### Exercise brief
Please set the lines down again exactly, from the top of the entries through the line that contains "country | 400.6 |".

### Collected data entries
= Beginning of Section =
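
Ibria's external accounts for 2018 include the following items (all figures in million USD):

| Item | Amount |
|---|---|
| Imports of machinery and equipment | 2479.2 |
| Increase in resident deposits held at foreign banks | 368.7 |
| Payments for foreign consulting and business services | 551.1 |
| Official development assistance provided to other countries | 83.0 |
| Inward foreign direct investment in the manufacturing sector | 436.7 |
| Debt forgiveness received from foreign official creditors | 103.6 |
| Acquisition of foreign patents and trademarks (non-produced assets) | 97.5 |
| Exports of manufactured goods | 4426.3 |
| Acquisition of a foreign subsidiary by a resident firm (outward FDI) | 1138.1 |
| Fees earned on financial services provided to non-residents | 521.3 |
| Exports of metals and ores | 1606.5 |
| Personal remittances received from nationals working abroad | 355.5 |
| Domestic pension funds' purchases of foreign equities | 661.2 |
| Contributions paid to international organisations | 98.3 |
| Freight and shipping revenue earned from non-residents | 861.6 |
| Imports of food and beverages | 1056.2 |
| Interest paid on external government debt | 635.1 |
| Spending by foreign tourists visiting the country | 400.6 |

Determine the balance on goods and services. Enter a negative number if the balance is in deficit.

3729.8

Goods: 1606.5 + 4426.3 - 1056.2 - 2479.2 = 2497.4
Services: 400.6 - 551.1 + 521.3 + 861.6 = 1232.4
Trade balance = 2497.4 + 1232.4 = 3729.8
(Excluded from the trade balance — financial account: increase in resident deposits held at foreign banks 368.7, inward foreign direct investment in the manufacturing sector 436.7, acquisition of a foreign subsidiary by a resident firm (outward FDI) 1138.1, domestic pension funds' purchases of foreign equities 661.2; secondary income: official development assistance provided to other countries 83.0, personal remittances received from nationals working abroad 355.5, contributions paid to international organisations 98.3; capital account: debt forgiveness received from foreign official creditors 103.6, acquisition of foreign patents and trademarks (non-produced assets) 97.5; primary income: interest paid on external government debt 635.1.)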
= End of Section =
### Task output
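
Ibria's external accounts for 2018 include the following items (all figures in million USD):

| Item | Amount |
|---|---|
| Imports of machinery and equipment | 2479.2 |
| Increase in resident deposits held at foreign banks | 368.7 |
| Payments for foreign consulting and business services | 551.1 |
| Official development assistance provided to other countries | 83.0 |
| Inward foreign direct investment in the manufacturing sector | 436.7 |
| Debt forgiveness received from foreign official creditors | 103.6 |
| Acquisition of foreign patents and trademarks (non-produced assets) | 97.5 |
| Exports of manufactured goods | 4426.3 |
| Acquisition of a foreign subsidiary by a resident firm (outward FDI) | 1138.1 |
| Fees earned on financial services provided to non-residents | 521.3 |
| Exports of metals and ores | 1606.5 |
| Personal remittances received from nationals working abroad | 355.5 |
| Domestic pension funds' purchases of foreign equities | 661.2 |
| Contributions paid to international organisations | 98.3 |
| Freight and shipping revenue earned from non-residents | 861.6 |
| Imports of food and beverages | 1056.2 |
| Interest paid on external government debt | 635.1 |
| Spending by foreign tourists visiting the country | 400.6 |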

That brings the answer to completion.